Dataset entries
>>>>>
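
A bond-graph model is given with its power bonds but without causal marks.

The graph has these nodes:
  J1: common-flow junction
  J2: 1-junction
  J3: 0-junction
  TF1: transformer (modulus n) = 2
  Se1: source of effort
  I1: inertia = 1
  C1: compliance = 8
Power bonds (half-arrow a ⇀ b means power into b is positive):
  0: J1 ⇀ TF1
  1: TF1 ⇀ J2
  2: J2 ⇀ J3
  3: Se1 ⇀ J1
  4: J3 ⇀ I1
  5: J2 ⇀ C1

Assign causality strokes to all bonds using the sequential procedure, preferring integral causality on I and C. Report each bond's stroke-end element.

#3 stroke→J1  (Se1 (Se) sets effort on bond)
#0 stroke→TF1  (only one flow-in slot at J1)
#1 stroke→J2  (TF TF1: opposite of bond 0)
#4 stroke→I1  (I1 integral (f out))
#2 stroke→J3  (J3 needs exactly one e-in)
#5 stroke→J2  (1-jn J2 has f-setter on 2)

#0 →TF1
#1 →J2
#2 →J3
#3 →J1
#4 →I1
#5 →J2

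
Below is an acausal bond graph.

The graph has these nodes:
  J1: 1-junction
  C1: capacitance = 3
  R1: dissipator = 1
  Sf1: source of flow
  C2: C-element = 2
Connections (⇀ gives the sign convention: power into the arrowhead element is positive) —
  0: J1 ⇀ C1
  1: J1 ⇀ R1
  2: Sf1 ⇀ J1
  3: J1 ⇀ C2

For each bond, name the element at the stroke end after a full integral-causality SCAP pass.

b0 |J1
b1 |J1
b2 |Sf1
b3 |J1

b2 stroke→Sf1  (Sf1: flow source, stroke at near end)
b0 stroke→J1  (J1 flow already set via bond 2)
b1 stroke→J1  (1-jn J1 has f-setter on 2)
b3 stroke→J1  (J1: bond 2 brought flow, rest push out)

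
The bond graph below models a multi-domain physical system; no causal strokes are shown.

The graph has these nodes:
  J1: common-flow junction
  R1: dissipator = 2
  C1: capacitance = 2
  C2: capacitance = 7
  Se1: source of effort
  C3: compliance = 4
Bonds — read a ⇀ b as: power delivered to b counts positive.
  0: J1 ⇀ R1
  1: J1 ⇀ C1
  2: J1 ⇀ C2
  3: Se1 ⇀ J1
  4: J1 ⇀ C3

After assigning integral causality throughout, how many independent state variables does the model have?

3  (C1, C2, C3 all integral)

bond 3 |J1  (source Se1 imposes e)
bond 1 |J1  (C1 integral (e out))
bond 2 |J1  (C2: C, integral causality)
bond 4 |J1  (C3 outputs effort q/C3)
bond 0 |R1  (J1 needs exactly one f-in)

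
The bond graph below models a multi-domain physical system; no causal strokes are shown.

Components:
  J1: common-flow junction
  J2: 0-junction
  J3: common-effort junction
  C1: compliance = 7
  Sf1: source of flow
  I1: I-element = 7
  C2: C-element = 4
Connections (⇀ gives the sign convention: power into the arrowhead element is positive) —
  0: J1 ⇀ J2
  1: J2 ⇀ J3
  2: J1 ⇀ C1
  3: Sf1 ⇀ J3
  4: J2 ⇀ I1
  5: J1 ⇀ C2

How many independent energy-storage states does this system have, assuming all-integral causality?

3  (C1, C2, I1 all integral)

bond 3 |Sf1  (Sf1 fixes flow; stroke at Sf1)
bond 1 |J3  (J3 needs exactly one e-in)
bond 2 |J1  (prefer integral on C1)
bond 4 |I1  (I1 integral (f out))
bond 0 |J2  (J2 needs exactly one e-in)
bond 5 |J1  (J1: bond 0 brought flow, rest push out)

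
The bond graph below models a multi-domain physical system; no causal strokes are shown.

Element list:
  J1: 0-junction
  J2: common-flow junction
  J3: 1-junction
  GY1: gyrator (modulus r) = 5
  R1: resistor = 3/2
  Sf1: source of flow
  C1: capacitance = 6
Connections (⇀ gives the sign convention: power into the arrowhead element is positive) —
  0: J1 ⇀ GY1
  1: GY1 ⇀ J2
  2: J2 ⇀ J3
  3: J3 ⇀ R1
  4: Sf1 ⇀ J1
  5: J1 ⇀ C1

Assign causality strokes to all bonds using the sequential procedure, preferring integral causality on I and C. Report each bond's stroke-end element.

b4 →Sf1  (Sf1: flow source, stroke at near end)
b5 →J1  (C1: C, integral causality)
b0 →GY1  (J1 effort already set via bond 5)
b1 →GY1  (through GY1, causality inverts; strokes same side of GY1)
b2 →J2  (J2: bond 1 brought flow, rest push out)
b3 →J3  (J3: bond 2 brought flow, rest push out)

b0 |GY1
b1 |GY1
b2 |J2
b3 |J3
b4 |Sf1
b5 |J1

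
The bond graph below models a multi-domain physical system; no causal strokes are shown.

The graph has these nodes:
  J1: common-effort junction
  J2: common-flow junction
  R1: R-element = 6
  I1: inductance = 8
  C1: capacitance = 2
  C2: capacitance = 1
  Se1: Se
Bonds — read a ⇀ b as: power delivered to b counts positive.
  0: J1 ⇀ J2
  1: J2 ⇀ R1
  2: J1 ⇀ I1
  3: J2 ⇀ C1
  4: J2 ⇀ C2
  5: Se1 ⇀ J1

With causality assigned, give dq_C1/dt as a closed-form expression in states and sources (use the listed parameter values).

b5 |J1  (Se1: effort source, stroke at far end)
b0 |J2  (common-e at J1 fixed by 5)
b2 |I1  (0-jn J1 has e-setter on 5)
b3 |J2  (prefer integral on C1)
b4 |J2  (C2 outputs effort q/C2)
b1 |R1  (closing 1-jn rule on J2)

dq_C1/dt = E_Se1/6 - q_C1/12 - q_C2/6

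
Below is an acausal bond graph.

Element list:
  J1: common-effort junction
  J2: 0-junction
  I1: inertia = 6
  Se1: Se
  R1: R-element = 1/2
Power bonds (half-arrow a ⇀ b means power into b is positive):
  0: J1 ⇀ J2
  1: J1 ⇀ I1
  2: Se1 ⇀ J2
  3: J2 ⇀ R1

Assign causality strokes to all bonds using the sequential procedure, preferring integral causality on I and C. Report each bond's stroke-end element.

bond 2 stroke→J2  (Se1 (Se) sets effort on bond)
bond 0 stroke→J1  (0-jn J2 has e-setter on 2)
bond 3 stroke→R1  (0-jn J2 has e-setter on 2)
bond 1 stroke→I1  (J1: bond 0 brought effort, rest push out)

#0 stroke→J1
#1 stroke→I1
#2 stroke→J2
#3 stroke→R1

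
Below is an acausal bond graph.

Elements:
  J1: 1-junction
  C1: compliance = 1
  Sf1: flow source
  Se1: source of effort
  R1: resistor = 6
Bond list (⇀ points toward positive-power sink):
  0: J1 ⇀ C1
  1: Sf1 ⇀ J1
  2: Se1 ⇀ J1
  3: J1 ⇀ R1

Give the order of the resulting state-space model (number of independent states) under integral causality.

1  (C1 all integral)

β1 |Sf1  (Sf1 fixes flow; stroke at Sf1)
β2 |J1  (Se1 (Se) sets effort on bond)
β0 |J1  (1-jn J1 has f-setter on 1)
β3 |J1  (common-f at J1 fixed by 1)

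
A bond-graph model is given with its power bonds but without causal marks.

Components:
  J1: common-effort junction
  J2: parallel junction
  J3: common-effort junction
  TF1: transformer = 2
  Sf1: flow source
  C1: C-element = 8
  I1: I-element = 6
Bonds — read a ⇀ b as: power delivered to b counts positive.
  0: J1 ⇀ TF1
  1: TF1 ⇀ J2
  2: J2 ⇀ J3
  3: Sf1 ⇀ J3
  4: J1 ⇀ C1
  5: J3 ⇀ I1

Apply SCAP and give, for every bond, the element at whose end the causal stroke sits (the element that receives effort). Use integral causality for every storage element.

#3 |Sf1  (Sf1 fixes flow; stroke at Sf1)
#4 |J1  (C1 outputs effort q/C1)
#0 |TF1  (common-e at J1 fixed by 4)
#1 |J2  (TF TF1: opposite of bond 0)
#2 |J3  (J2 effort already set via bond 1)
#5 |I1  (J3: bond 2 brought effort, rest push out)

bond 0 stroke→TF1
bond 1 stroke→J2
bond 2 stroke→J3
bond 3 stroke→Sf1
bond 4 stroke→J1
bond 5 stroke→I1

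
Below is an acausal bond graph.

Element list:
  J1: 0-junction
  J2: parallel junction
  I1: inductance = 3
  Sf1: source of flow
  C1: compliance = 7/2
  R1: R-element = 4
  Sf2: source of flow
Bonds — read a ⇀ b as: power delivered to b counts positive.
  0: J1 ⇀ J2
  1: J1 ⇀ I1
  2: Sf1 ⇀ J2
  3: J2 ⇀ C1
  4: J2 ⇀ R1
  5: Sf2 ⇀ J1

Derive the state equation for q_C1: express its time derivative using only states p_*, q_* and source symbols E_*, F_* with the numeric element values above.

dq_C1/dt = F_Sf1 + F_Sf2 - p_I1/3 - q_C1/14

b2 →Sf1  (Sf1 fixes flow; stroke at Sf1)
b5 →Sf2  (source Sf2 imposes f)
b1 →I1  (prefer integral on I1)
b0 →J1  (J1 needs exactly one e-in)
b3 →J2  (C1 outputs effort q/C1)
b4 →R1  (common-e at J2 fixed by 3)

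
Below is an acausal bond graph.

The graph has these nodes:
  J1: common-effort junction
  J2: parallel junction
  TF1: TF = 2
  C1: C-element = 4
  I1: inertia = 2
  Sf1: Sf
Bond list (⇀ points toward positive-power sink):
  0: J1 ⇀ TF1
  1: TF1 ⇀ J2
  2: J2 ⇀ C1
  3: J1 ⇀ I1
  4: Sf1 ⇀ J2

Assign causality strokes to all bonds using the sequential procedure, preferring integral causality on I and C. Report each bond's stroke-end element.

b0 →J1
b1 →TF1
b2 →J2
b3 →I1
b4 →Sf1

b4 stroke at Sf1  (Sf1: flow source, stroke at near end)
b2 stroke at J2  (prefer integral on C1)
b1 stroke at TF1  (0-jn J2 has e-setter on 2)
b0 stroke at J1  (TF1: transformer flips bond 1)
b3 stroke at I1  (J1: bond 0 brought effort, rest push out)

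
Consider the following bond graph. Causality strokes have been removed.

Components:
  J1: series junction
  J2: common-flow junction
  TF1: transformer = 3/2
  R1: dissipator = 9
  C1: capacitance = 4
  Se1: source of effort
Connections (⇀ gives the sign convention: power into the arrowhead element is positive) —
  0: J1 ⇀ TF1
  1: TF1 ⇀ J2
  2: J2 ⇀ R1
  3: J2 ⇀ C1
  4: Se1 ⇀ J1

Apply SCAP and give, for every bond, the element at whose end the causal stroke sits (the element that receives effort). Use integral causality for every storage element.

#4 stroke→J1  (source Se1 imposes e)
#0 stroke→TF1  (J1: last free bond brings flow in)
#1 stroke→J2  (TF1 one-in-one-out from 0)
#3 stroke→J2  (prefer integral on C1)
#2 stroke→R1  (closing 1-jn rule on J2)

b0 |TF1
b1 |J2
b2 |R1
b3 |J2
b4 |J1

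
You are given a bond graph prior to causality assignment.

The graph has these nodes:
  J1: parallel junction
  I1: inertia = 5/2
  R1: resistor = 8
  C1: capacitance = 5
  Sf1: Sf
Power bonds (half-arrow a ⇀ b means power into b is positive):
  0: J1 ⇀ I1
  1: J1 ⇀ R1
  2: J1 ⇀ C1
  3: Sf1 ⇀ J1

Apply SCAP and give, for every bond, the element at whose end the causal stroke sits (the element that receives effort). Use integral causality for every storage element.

b0 stroke→I1
b1 stroke→R1
b2 stroke→J1
b3 stroke→Sf1

#3 stroke→Sf1  (source Sf1 imposes f)
#0 stroke→I1  (I1 outputs flow p/I1)
#2 stroke→J1  (C1 integral (e out))
#1 stroke→R1  (J1: bond 2 brought effort, rest push out)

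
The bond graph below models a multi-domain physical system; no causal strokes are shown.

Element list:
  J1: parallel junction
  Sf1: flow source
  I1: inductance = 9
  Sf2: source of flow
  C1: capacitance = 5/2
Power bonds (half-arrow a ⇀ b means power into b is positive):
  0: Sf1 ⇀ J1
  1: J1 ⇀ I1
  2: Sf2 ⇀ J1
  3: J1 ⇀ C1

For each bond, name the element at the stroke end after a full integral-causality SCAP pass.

β0 stroke at Sf1  (Sf1 (Sf) sets flow on bond)
β2 stroke at Sf2  (Sf2 (Sf) sets flow on bond)
β1 stroke at I1  (I1: I, integral causality)
β3 stroke at J1  (only one effort-in slot at J1)

#0 stroke→Sf1
#1 stroke→I1
#2 stroke→Sf2
#3 stroke→J1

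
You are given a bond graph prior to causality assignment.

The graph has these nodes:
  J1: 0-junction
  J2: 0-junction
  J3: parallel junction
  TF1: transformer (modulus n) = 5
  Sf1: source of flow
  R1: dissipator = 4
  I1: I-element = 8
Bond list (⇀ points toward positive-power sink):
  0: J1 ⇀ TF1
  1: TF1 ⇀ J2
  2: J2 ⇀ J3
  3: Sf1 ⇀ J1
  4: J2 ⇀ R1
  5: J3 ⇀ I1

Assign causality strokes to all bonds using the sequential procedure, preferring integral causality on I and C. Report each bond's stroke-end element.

β0 stroke→J1
β1 stroke→TF1
β2 stroke→J3
β3 stroke→Sf1
β4 stroke→J2
β5 stroke→I1

bond 3 stroke at Sf1  (Sf1 (Sf) sets flow on bond)
bond 0 stroke at J1  (J1: last free bond brings effort in)
bond 1 stroke at TF1  (through TF1, causality passes straight; one stroke at TF1)
bond 5 stroke at I1  (prefer integral on I1)
bond 2 stroke at J3  (closing 0-jn rule on J3)
bond 4 stroke at J2  (J2 needs exactly one e-in)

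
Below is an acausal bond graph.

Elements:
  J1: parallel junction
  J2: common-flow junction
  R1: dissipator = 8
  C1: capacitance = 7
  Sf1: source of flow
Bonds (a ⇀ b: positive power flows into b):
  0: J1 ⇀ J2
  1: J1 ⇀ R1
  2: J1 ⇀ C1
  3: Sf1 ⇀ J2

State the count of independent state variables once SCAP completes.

β3 stroke→Sf1  (source Sf1 imposes f)
β0 stroke→J2  (common-f at J2 fixed by 3)
β2 stroke→J1  (prefer integral on C1)
β1 stroke→R1  (0-jn J1 has e-setter on 2)

1  (C1 all integral)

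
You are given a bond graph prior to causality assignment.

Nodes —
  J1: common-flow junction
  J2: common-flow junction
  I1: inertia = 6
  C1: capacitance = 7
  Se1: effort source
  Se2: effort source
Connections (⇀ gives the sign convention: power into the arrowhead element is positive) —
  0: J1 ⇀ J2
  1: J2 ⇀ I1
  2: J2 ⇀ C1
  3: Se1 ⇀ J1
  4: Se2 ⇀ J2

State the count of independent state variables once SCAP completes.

b3 →J1  (Se1: effort source, stroke at far end)
b4 →J2  (Se2 (Se) sets effort on bond)
b0 →J2  (closing 1-jn rule on J1)
b1 →I1  (I1 integral (f out))
b2 →J2  (J2 flow already set via bond 1)

2  (C1, I1 all integral)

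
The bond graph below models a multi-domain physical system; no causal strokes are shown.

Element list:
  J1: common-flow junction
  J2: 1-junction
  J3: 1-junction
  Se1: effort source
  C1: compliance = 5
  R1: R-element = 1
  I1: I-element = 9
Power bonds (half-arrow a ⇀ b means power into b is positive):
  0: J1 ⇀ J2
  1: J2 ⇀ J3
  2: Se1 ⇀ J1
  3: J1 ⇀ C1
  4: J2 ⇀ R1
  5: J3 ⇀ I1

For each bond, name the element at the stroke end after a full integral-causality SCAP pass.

β2 |J1  (Se1: effort source, stroke at far end)
β3 |J1  (C1 outputs effort q/C1)
β0 |J2  (J1: last free bond brings flow in)
β5 |I1  (I1 integral (f out))
β1 |J3  (J3 flow already set via bond 5)
β4 |J2  (1-jn J2 has f-setter on 1)

bond 0 stroke at J2
bond 1 stroke at J3
bond 2 stroke at J1
bond 3 stroke at J1
bond 4 stroke at J2
bond 5 stroke at I1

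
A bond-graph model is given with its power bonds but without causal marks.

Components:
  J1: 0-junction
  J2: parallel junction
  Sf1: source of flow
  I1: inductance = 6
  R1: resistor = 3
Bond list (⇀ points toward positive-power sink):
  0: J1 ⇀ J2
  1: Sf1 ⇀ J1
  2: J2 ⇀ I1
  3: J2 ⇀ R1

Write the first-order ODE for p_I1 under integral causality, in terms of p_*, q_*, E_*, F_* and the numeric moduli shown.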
<<<<<
> Brief: Look through the data and show every line containing "dissipator".

> Answer space:
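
  R1: dissipator = 1
  R1: dissipator = 2
  R1: dissipator = 9
  R1: dissipator = 4
  R1: dissipator = 8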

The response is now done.